YOUR TASK
Report how many lines of these entries hold the string "signature"; reply with the number alone.

[Stored items]
== Segment start ==
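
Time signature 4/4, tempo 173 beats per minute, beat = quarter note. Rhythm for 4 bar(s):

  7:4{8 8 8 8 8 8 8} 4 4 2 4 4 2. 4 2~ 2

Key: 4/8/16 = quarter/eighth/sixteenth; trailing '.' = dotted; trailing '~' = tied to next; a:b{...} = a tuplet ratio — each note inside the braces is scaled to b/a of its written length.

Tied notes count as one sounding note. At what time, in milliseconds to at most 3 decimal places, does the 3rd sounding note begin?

note 3 onset = 4/7b = 198.183ms

1. 0.0ms @ 0 + 99.092ms (2/7)
2. 99.092ms @ 2/7 + 99.092ms (2/7)
3. 198.183ms @ 4/7 + 99.092ms (2/7)
4. 297.275ms @ 6/7 + 99.092ms (2/7)
5. 396.367ms @ 8/7 + 99.092ms (2/7)
6. 495.458ms @ 10/7 + 99.092ms (2/7)
7. 594.55ms @ 12/7 + 99.092ms (2/7)
8. 693.642ms @ 2 + 346.821ms (1)
9. 1040.462ms @ 3 + 346.821ms (1)
10. 1387.283ms @ 4 + 693.642ms (2)
11. 2080.925ms @ 6 + 346.821ms (1)
12. 2427.746ms @ 7 + 346.821ms (1)
13. 2774.566ms @ 8 + 1040.462ms (3)
14. 3815.029ms @ 11 + 346.821ms (1)
15. 4161.85ms @ 12 + 1387.283ms (4)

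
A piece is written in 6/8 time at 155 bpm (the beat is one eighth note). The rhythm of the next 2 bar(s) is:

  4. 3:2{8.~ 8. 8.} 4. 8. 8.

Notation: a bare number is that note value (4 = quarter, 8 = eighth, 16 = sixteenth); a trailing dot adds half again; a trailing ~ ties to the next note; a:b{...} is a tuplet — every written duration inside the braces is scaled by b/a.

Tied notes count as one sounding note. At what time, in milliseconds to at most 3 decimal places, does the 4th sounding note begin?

note 4 onset = 6b = 2322.581ms

1. 0.0ms @ 0 + 1161.29ms (3)
2. 1161.29ms @ 3 + 774.194ms (2)
3. 1935.484ms @ 5 + 387.097ms (1)
4. 2322.581ms @ 6 + 1161.29ms (3)
5. 3483.871ms @ 9 + 580.645ms (3/2)
6. 4064.516ms @ 21/2 + 580.645ms (3/2)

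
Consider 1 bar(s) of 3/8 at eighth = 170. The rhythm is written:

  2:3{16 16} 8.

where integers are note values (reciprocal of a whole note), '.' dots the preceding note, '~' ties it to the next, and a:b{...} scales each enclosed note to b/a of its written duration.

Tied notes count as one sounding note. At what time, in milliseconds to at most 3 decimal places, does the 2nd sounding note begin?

note 2 onset = 3/4b = 264.706ms

1. 0.0ms @ 0 + 264.706ms (3/4)
2. 264.706ms @ 3/4 + 264.706ms (3/4)
3. 529.412ms @ 3/2 + 529.412ms (3/2)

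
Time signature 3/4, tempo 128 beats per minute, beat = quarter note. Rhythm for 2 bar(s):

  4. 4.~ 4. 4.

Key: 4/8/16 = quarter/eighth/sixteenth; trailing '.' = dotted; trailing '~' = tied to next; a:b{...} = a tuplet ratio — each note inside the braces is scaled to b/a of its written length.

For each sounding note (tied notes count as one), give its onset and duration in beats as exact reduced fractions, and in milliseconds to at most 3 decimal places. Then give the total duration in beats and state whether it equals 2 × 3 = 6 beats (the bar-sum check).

1) 0.0ms=0b +703.125ms=3/2b
2) 703.125ms=3/2b +1406.25ms=3b
3) 2109.375ms=9/2b +703.125ms=3/2b
Σ=6b of 6 (128bpm 3/4) — PASS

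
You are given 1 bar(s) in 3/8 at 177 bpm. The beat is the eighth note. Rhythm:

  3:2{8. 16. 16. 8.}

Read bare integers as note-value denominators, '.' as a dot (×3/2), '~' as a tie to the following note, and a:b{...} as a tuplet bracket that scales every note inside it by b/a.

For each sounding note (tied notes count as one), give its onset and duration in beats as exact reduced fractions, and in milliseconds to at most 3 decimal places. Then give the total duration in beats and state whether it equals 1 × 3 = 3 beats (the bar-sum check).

1) 0.0ms=0b +338.983ms=1b
2) 338.983ms=1b +169.492ms=1/2b
3) 508.475ms=3/2b +169.492ms=1/2b
4) 677.966ms=2b +338.983ms=1b
Σ=3b of 3 (177bpm 3/8) — PASS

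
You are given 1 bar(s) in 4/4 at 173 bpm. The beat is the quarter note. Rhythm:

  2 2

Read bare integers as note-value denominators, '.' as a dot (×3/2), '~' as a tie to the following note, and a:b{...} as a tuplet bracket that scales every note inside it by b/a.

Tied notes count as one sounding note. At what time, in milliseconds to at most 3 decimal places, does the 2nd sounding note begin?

note 2 onset = 2b = 693.642ms

1. 0.0ms @ 0 + 693.642ms (2)
2. 693.642ms @ 2 + 693.642ms (2)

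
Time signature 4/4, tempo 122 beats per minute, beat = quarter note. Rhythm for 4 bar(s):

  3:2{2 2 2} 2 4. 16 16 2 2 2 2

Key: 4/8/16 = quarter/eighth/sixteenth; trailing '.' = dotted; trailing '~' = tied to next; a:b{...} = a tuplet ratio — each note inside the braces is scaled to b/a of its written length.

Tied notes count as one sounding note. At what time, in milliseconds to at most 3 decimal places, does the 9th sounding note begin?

1. 0.0ms @ 0 + 655.738ms (4/3)
2. 655.738ms @ 4/3 + 655.738ms (4/3)
3. 1311.475ms @ 8/3 + 655.738ms (4/3)
4. 1967.213ms @ 4 + 983.607ms (2)
5. 2950.82ms @ 6 + 737.705ms (3/2)
6. 3688.525ms @ 15/2 + 122.951ms (1/4)
7. 3811.475ms @ 31/4 + 122.951ms (1/4)
8. 3934.426ms @ 8 + 983.607ms (2)
9. 4918.033ms @ 10 + 983.607ms (2)
10. 5901.639ms @ 12 + 983.607ms (2)
11. 6885.246ms @ 14 + 983.607ms (2)

note 9 onset = 10b = 4918.033ms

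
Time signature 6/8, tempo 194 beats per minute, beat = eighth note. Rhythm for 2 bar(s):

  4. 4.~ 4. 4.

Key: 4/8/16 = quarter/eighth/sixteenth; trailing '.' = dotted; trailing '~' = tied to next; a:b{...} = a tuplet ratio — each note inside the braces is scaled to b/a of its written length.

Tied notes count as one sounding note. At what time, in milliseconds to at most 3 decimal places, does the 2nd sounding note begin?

1. 0.0ms @ 0 + 927.835ms (3)
2. 927.835ms @ 3 + 1855.67ms (6)
3. 2783.505ms @ 9 + 927.835ms (3)

note 2 onset = 3b = 927.835ms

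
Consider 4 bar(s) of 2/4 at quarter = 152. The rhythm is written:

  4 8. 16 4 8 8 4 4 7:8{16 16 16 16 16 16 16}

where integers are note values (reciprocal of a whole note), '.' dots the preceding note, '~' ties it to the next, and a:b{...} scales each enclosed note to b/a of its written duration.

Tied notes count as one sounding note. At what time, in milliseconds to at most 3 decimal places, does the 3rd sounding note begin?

note 3 onset = 7/4b = 690.789ms

1. 0.0ms @ 0 + 394.737ms (1)
2. 394.737ms @ 1 + 296.053ms (3/4)
3. 690.789ms @ 7/4 + 98.684ms (1/4)
4. 789.474ms @ 2 + 394.737ms (1)
5. 1184.211ms @ 3 + 197.368ms (1/2)
6. 1381.579ms @ 7/2 + 197.368ms (1/2)
7. 1578.947ms @ 4 + 394.737ms (1)
8. 1973.684ms @ 5 + 394.737ms (1)
9. 2368.421ms @ 6 + 112.782ms (2/7)
10. 2481.203ms @ 44/7 + 112.782ms (2/7)
11. 2593.985ms @ 46/7 + 112.782ms (2/7)
12. 2706.767ms @ 48/7 + 112.782ms (2/7)
13. 2819.549ms @ 50/7 + 112.782ms (2/7)
14. 2932.331ms @ 52/7 + 112.782ms (2/7)
15. 3045.113ms @ 54/7 + 112.782ms (2/7)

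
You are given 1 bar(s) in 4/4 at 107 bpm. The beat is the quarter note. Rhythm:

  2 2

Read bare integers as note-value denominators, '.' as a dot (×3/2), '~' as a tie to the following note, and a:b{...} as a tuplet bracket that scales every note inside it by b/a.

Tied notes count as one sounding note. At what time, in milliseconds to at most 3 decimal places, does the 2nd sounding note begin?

1. 0.0ms @ 0 + 1121.495ms (2)
2. 1121.495ms @ 2 + 1121.495ms (2)

note 2 onset = 2b = 1121.495ms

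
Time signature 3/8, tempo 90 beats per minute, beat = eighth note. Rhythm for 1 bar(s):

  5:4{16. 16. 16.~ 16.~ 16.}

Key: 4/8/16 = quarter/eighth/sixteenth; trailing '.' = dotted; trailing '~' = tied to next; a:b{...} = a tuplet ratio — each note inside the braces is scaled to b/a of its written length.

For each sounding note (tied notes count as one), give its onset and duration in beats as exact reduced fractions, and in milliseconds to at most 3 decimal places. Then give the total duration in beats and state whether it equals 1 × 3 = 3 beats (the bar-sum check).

1) 0.0ms=0b +400.0ms=3/5b
2) 400.0ms=3/5b +400.0ms=3/5b
3) 800.0ms=6/5b +1200.0ms=9/5b
Σ=3b of 3 (90bpm 3/8) — PASS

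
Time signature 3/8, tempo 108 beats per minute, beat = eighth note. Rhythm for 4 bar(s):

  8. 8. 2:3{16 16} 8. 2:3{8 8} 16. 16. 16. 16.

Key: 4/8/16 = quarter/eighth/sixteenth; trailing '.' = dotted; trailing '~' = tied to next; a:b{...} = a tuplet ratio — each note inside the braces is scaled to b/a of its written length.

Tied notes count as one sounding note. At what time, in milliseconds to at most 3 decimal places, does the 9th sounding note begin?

1. 0.0ms @ 0 + 833.333ms (3/2)
2. 833.333ms @ 3/2 + 833.333ms (3/2)
3. 1666.667ms @ 3 + 416.667ms (3/4)
4. 2083.333ms @ 15/4 + 416.667ms (3/4)
5. 2500.0ms @ 9/2 + 833.333ms (3/2)
6. 3333.333ms @ 6 + 833.333ms (3/2)
7. 4166.667ms @ 15/2 + 833.333ms (3/2)
8. 5000.0ms @ 9 + 416.667ms (3/4)
9. 5416.667ms @ 39/4 + 416.667ms (3/4)
10. 5833.333ms @ 21/2 + 416.667ms (3/4)
11. 6250.0ms @ 45/4 + 416.667ms (3/4)

note 9 onset = 39/4b = 5416.667ms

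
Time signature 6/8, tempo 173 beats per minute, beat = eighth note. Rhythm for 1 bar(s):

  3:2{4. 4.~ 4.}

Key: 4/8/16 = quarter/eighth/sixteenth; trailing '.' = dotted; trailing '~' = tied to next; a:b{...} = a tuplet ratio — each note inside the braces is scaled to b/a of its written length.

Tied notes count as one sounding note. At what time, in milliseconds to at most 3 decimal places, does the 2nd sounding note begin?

1. 0.0ms @ 0 + 693.642ms (2)
2. 693.642ms @ 2 + 1387.283ms (4)

note 2 onset = 2b = 693.642ms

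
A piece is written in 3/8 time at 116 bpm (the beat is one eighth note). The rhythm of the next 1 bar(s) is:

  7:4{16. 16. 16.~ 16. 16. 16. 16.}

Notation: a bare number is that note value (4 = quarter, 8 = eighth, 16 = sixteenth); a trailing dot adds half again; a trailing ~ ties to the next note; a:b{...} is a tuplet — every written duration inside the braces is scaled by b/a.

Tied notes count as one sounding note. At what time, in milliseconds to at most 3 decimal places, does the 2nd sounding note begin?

note 2 onset = 3/7b = 221.675ms

1. 0.0ms @ 0 + 221.675ms (3/7)
2. 221.675ms @ 3/7 + 221.675ms (3/7)
3. 443.35ms @ 6/7 + 443.35ms (6/7)
4. 886.7ms @ 12/7 + 221.675ms (3/7)
5. 1108.374ms @ 15/7 + 221.675ms (3/7)
6. 1330.049ms @ 18/7 + 221.675ms (3/7)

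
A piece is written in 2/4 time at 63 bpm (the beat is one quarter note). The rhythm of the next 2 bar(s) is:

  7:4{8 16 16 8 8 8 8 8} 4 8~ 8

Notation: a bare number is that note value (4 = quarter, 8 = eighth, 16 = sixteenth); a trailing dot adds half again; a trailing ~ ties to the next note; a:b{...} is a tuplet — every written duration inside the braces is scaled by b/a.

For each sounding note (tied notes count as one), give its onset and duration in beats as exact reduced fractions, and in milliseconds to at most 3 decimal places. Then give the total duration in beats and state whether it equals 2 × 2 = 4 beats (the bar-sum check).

1) 0.0ms=0b +272.109ms=2/7b
2) 272.109ms=2/7b +136.054ms=1/7b
3) 408.163ms=3/7b +136.054ms=1/7b
4) 544.218ms=4/7b +272.109ms=2/7b
5) 816.327ms=6/7b +272.109ms=2/7b
6) 1088.435ms=8/7b +272.109ms=2/7b
7) 1360.544ms=10/7b +272.109ms=2/7b
8) 1632.653ms=12/7b +272.109ms=2/7b
9) 1904.762ms=2b +952.381ms=1b
10) 2857.143ms=3b +952.381ms=1b
Σ=4b of 4 (63bpm 2/4) — PASS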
== Segment end ==
COMPLETED TASK
7